▸ What is required:
Set all of the entries down again precisely as they are written.

▸ Records for this exercise:
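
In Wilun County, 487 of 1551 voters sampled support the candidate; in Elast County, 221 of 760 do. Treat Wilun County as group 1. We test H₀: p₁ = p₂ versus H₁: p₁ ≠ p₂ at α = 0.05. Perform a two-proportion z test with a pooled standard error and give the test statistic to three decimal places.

z = 1.137

p̂₁ = 487/1551 ≈ 0.31399, p̂₂ = 221/760 ≈ 0.29079.
Pooled p̂ = (487+221)/(1551+760) = 708/2311 = 0.30636.
SE = √(0.212504 × 0.00196053) = 0.02041.
z = (0.31399 − 0.29079)/0.02041 = 0.02320/0.02041 = 1.137.
Two-sided p-value ≈ 2·Φ(−1.137) = 0.2557, so at α = 0.05 we fail to reject H₀.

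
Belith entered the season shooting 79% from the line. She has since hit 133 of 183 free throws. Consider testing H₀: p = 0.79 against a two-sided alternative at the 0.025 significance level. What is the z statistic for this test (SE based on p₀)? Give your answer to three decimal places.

p̂ = 133/183 ≈ 0.72678.
Standard error under H₀: √(0.79×0.21/183) = 0.03011.
z = (0.72678 − 0.79)/0.03011 = -0.06322/0.03011 = -2.100.
Two-sided p-value ≈ 2·Φ(−2.100) = 0.0357, so at α = 0.025 we fail to reject H₀.

z = -2.100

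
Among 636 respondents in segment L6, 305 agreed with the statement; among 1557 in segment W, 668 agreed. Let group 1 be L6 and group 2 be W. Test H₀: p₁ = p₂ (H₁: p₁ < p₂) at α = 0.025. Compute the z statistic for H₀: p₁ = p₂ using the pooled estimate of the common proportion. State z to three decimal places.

p̂₁ = 305/636 ≈ 0.47956, p̂₂ = 668/1557 ≈ 0.42903.
Pooled p̂ = (305+668)/(636+1557) = 973/2193 = 0.44368.
SE = √(0.246829 × 0.00221459) = 0.02338.
z = (0.47956 − 0.42903)/0.02338 = 0.05053/0.02338 = 2.161.
p-value = P(Z < 2.161) ≈ 0.9847; since p > α = 0.025, fail to reject H₀.

z = 2.161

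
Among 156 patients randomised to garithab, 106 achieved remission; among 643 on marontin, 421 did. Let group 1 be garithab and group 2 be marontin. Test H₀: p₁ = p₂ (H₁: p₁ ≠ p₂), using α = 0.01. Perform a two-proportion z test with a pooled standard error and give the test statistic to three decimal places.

p̂₁ = 106/156 ≈ 0.67949, p̂₂ = 421/643 ≈ 0.65474.
Pooled p̂ = (106+421)/(156+643) = 527/799 = 0.65957.
SE = √(0.224536 × 0.00796547) = 0.04229.
z = (0.67949 − 0.65474)/0.04229 = 0.02475/0.04229 = 0.585.
Two-sided p-value ≈ 2·Φ(−0.585) = 0.5585; since p > α = 0.01, fail to reject H₀.

z = 0.585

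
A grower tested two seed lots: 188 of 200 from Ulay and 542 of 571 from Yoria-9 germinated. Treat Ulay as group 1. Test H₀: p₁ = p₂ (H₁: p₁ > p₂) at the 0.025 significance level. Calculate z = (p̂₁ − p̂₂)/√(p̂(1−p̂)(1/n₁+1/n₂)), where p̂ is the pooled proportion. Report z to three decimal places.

p̂₁ = 188/200 ≈ 0.940000, p̂₂ = 542/571 ≈ 0.949212.
Pooled p̂ = (188+542)/(200+571) = 730/771 = 0.946822.
SE = √(p̂(1−p̂)(1/n₁+1/n₂)) = √(0.946822·0.053178·0.00675131) = √(0.000339927) = 0.018437.
z = (0.940000 − 0.949212)/0.018437 = -0.009212/0.018437 = -0.500.
p-value = P(Z > -0.500) ≈ 0.6913, so at α = 0.025 we fail to reject H₀.

z = -0.500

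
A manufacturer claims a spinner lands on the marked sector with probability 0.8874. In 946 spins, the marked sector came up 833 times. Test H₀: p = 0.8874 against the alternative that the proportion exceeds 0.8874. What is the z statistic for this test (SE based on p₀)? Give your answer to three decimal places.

p̂ = 833/946 = 0.880550.
SE = √(p₀(1−p₀)/n) = √(0.099921/946) = 0.010277.
z = (0.880550 − 0.8874)/0.010277 = -0.006850/0.010277 = -0.667.

z = -0.667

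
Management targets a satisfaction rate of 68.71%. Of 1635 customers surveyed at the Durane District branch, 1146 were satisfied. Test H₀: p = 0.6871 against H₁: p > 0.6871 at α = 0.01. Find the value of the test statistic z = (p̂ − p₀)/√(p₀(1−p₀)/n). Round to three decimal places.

p̂ = 1146/1635 = 0.70092.
SE = √(p₀(1−p₀)/n) = √(0.21499/1635) = 0.01147.
z = (0.70092 − 0.6871)/0.01147 = 0.01382/0.01147 = 1.205.
p-value = P(Z > 1.205) ≈ 0.1141; since p > α = 0.01, fail to reject H₀.

z = 1.205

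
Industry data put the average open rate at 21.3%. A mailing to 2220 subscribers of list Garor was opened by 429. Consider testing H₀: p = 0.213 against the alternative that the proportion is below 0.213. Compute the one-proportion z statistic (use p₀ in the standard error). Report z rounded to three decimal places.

p̂ = 429/2220 = 0.19324.
SE = √(p₀(1−p₀)/n) = √(0.16763/2220) = 0.00869.
z = (0.19324 − 0.213)/0.00869 = -0.01976/0.00869 = -2.274.
p-value = P(Z < -2.274) ≈ 0.0115.

z = -2.274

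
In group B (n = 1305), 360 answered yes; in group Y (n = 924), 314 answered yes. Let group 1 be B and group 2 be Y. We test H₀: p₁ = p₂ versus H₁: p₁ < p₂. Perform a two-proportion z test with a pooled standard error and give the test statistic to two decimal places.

z = -3.24

p̂₁ = 360/1305 ≈ 0.2759, p̂₂ = 314/924 ≈ 0.3398.
Pooled p̂ = (360+314)/(1305+924) = 674/2229 = 0.3024.
SE = √(p̂(1−p̂)(1/n₁+1/n₂)) = √(0.3024·0.6976·0.00184853) = √(0.00038994) = 0.0197.
z = (0.2759 − 0.3398)/0.0197 = -0.0639/0.0197 = -3.24.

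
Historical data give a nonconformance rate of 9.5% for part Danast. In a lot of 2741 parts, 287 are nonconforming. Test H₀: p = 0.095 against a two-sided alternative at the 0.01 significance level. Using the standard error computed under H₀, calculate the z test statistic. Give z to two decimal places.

p̂ = 287/2741 ≈ 0.1047.
Standard error under H₀: √(0.095×0.905/2741) = 0.0056.
z = (0.1047 − 0.095)/0.0056 = 0.0097/0.0056 = 1.73.
Two-sided p-value ≈ 2·Φ(−1.733) = 0.0831. With α = 0.01, fail to reject H₀.

z = 1.73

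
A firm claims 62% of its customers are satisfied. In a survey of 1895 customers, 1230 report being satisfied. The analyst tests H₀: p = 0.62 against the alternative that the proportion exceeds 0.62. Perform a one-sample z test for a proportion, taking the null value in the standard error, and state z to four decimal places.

p̂ = 1230/1895 ≈ 0.6490765.
Under H₀, SE = √(0.62·0.38/1895) = √(0.000124327) = 0.0111502.
z = (0.6490765 − 0.62)/0.0111502 = 0.0290765/0.0111502 = 2.6077.
p-value = P(Z > 2.608) ≈ 0.0046.

z = 2.6077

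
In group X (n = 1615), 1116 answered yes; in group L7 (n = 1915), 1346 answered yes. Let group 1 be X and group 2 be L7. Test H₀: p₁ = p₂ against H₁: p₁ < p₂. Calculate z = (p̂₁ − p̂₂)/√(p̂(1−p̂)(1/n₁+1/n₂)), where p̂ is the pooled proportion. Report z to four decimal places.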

▸ Your solution:
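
In Wilun County, 487 of 1551 voters sampled support the candidate; in Elast County, 221 of 760 do. Treat Wilun County as group 1. We test H₀: p₁ = p₂ versus H₁: p₁ ≠ p₂ at α = 0.05. Perform a two-proportion z test with a pooled standard error and give the test statistic to three decimal places.

z = 1.137

p̂₁ = 487/1551 ≈ 0.31399, p̂₂ = 221/760 ≈ 0.29079.
Pooled p̂ = (487+221)/(1551+760) = 708/2311 = 0.30636.
SE = √(0.212504 × 0.00196053) = 0.02041.
z = (0.31399 − 0.29079)/0.02041 = 0.02320/0.02041 = 1.137.
Two-sided p-value ≈ 2·Φ(−1.137) = 0.2557, so at α = 0.05 we fail to reject H₀.

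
Belith entered the season shooting 79% from the line. She has since hit 133 of 183 free throws. Consider testing H₀: p = 0.79 against a two-sided alternative at the 0.025 significance level. What is the z statistic for this test (SE based on p₀)? Give your answer to three decimal places.

p̂ = 133/183 ≈ 0.72678.
Standard error under H₀: √(0.79×0.21/183) = 0.03011.
z = (0.72678 − 0.79)/0.03011 = -0.06322/0.03011 = -2.100.
Two-sided p-value ≈ 2·Φ(−2.100) = 0.0357, so at α = 0.025 we fail to reject H₀.

z = -2.100

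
Among 636 respondents in segment L6, 305 agreed with the statement; among 1557 in segment W, 668 agreed. Let group 1 be L6 and group 2 be W. Test H₀: p₁ = p₂ (H₁: p₁ < p₂) at α = 0.025. Compute the z statistic for H₀: p₁ = p₂ using the pooled estimate of the common proportion. State z to three decimal places.

p̂₁ = 305/636 ≈ 0.47956, p̂₂ = 668/1557 ≈ 0.42903.
Pooled p̂ = (305+668)/(636+1557) = 973/2193 = 0.44368.
SE = √(0.246829 × 0.00221459) = 0.02338.
z = (0.47956 − 0.42903)/0.02338 = 0.05053/0.02338 = 2.161.
p-value = P(Z < 2.161) ≈ 0.9847; since p > α = 0.025, fail to reject H₀.

z = 2.161

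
Among 156 patients randomised to garithab, 106 achieved remission; among 643 on marontin, 421 did. Let group 1 be garithab and group 2 be marontin. Test H₀: p₁ = p₂ (H₁: p₁ ≠ p₂), using α = 0.01. Perform a two-proportion z test with a pooled standard error and give the test statistic to three decimal places.

p̂₁ = 106/156 ≈ 0.67949, p̂₂ = 421/643 ≈ 0.65474.
Pooled p̂ = (106+421)/(156+643) = 527/799 = 0.65957.
SE = √(0.224536 × 0.00796547) = 0.04229.
z = (0.67949 − 0.65474)/0.04229 = 0.02475/0.04229 = 0.585.
Two-sided p-value ≈ 2·Φ(−0.585) = 0.5585; since p > α = 0.01, fail to reject H₀.

z = 0.585

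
A grower tested two seed lots: 188 of 200 from Ulay and 542 of 571 from Yoria-9 germinated. Treat Ulay as group 1. Test H₀: p₁ = p₂ (H₁: p₁ > p₂) at the 0.025 significance level. Calculate z = (p̂₁ − p̂₂)/√(p̂(1−p̂)(1/n₁+1/n₂)), where p̂ is the pooled proportion. Report z to three decimal places.

p̂₁ = 188/200 ≈ 0.940000, p̂₂ = 542/571 ≈ 0.949212.
Pooled p̂ = (188+542)/(200+571) = 730/771 = 0.946822.
SE = √(p̂(1−p̂)(1/n₁+1/n₂)) = √(0.946822·0.053178·0.00675131) = √(0.000339927) = 0.018437.
z = (0.940000 − 0.949212)/0.018437 = -0.009212/0.018437 = -0.500.
p-value = P(Z > -0.500) ≈ 0.6913, so at α = 0.025 we fail to reject H₀.

z = -0.500

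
A manufacturer claims a spinner lands on the marked sector with probability 0.8874. In 946 spins, the marked sector came up 833 times. Test H₀: p = 0.8874 against the alternative that the proportion exceeds 0.8874. What is the z statistic for this test (SE based on p₀)? Give your answer to three decimal places.

p̂ = 833/946 = 0.880550.
SE = √(p₀(1−p₀)/n) = √(0.099921/946) = 0.010277.
z = (0.880550 − 0.8874)/0.010277 = -0.006850/0.010277 = -0.667.

z = -0.667

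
Management targets a satisfaction rate of 68.71%. Of 1635 customers surveyed at the Durane District branch, 1146 were satisfied. Test H₀: p = 0.6871 against H₁: p > 0.6871 at α = 0.01. Find the value of the test statistic z = (p̂ − p₀)/√(p₀(1−p₀)/n). Round to three decimal places.

p̂ = 1146/1635 = 0.70092.
SE = √(p₀(1−p₀)/n) = √(0.21499/1635) = 0.01147.
z = (0.70092 − 0.6871)/0.01147 = 0.01382/0.01147 = 1.205.
p-value = P(Z > 1.205) ≈ 0.1141; since p > α = 0.01, fail to reject H₀.

z = 1.205

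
Industry data put the average open rate at 21.3%. A mailing to 2220 subscribers of list Garor was opened by 429. Consider testing H₀: p = 0.213 against the alternative that the proportion is below 0.213. Compute the one-proportion z statistic (use p₀ in the standard error). Report z rounded to three decimal places.

p̂ = 429/2220 = 0.19324.
SE = √(p₀(1−p₀)/n) = √(0.16763/2220) = 0.00869.
z = (0.19324 − 0.213)/0.00869 = -0.01976/0.00869 = -2.274.
p-value = P(Z < -2.274) ≈ 0.0115.

z = -2.274

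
In group B (n = 1305), 360 answered yes; in group Y (n = 924), 314 answered yes. Let group 1 be B and group 2 be Y. We test H₀: p₁ = p₂ versus H₁: p₁ < p₂. Perform a two-proportion z test with a pooled standard error and give the test statistic to two decimal places.

z = -3.24

p̂₁ = 360/1305 ≈ 0.2759, p̂₂ = 314/924 ≈ 0.3398.
Pooled p̂ = (360+314)/(1305+924) = 674/2229 = 0.3024.
SE = √(p̂(1−p̂)(1/n₁+1/n₂)) = √(0.3024·0.6976·0.00184853) = √(0.00038994) = 0.0197.
z = (0.2759 − 0.3398)/0.0197 = -0.0639/0.0197 = -3.24.

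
Historical data give a nonconformance rate of 9.5% for part Danast. In a lot of 2741 parts, 287 are nonconforming. Test H₀: p = 0.095 against a two-sided alternative at the 0.01 significance level. Using the standard error computed under H₀, calculate the z test statistic. Give z to two decimal places.

p̂ = 287/2741 ≈ 0.1047.
Standard error under H₀: √(0.095×0.905/2741) = 0.0056.
z = (0.1047 − 0.095)/0.0056 = 0.0097/0.0056 = 1.73.
Two-sided p-value ≈ 2·Φ(−1.733) = 0.0831. With α = 0.01, fail to reject H₀.

z = 1.73

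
A firm claims 62% of its customers are satisfied. In a survey of 1895 customers, 1230 report being satisfied. The analyst tests H₀: p = 0.62 against the alternative that the proportion exceeds 0.62. Perform a one-sample z test for a proportion, taking the null value in the standard error, and state z to four decimal places.

p̂ = 1230/1895 ≈ 0.6490765.
Under H₀, SE = √(0.62·0.38/1895) = √(0.000124327) = 0.0111502.
z = (0.6490765 − 0.62)/0.0111502 = 0.0290765/0.0111502 = 2.6077.
p-value = P(Z > 2.608) ≈ 0.0046.

z = 2.6077

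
In group X (n = 1615), 1116 answered yes; in group L7 (n = 1915), 1346 answered yes. Let group 1 be X and group 2 be L7. Test H₀: p₁ = p₂ against H₁: p₁ < p₂. Calculate z = (p̂₁ − p̂₂)/√(p̂(1−p̂)(1/n₁+1/n₂)), where p̂ is the pooled proportion. Report z to four decimal places.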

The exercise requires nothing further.